======== The records ========

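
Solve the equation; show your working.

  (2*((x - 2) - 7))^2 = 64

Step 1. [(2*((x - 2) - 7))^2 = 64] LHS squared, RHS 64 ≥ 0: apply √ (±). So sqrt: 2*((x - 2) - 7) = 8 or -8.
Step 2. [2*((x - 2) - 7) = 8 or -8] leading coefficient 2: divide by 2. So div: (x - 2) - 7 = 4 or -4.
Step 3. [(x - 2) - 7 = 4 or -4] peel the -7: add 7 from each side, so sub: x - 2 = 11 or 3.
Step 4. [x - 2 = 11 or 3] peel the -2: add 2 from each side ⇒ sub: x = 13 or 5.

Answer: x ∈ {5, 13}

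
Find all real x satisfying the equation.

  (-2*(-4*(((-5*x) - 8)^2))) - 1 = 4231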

========
======== The records ========

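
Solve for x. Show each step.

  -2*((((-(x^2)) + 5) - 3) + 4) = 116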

========
======== The records ========

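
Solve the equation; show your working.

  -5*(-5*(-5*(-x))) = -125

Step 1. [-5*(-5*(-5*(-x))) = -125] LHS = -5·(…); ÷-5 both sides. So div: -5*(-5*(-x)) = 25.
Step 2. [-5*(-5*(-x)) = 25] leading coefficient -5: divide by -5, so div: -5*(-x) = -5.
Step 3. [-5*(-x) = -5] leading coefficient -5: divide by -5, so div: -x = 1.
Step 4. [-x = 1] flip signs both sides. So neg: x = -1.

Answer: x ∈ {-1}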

========

• [Exercise prompt]:
Taking the records above, retype every line from the one with "Find all real x satisfying the equation." down to the one with "(-2*(-4*(((-5*x) - 8)^2))) - 1 = 4231", exactly and with nothing else.

• [Result]:
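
Find all real x satisfying the equation.

  (-2*(-4*(((-5*x) - 8)^2))) - 1 = 4231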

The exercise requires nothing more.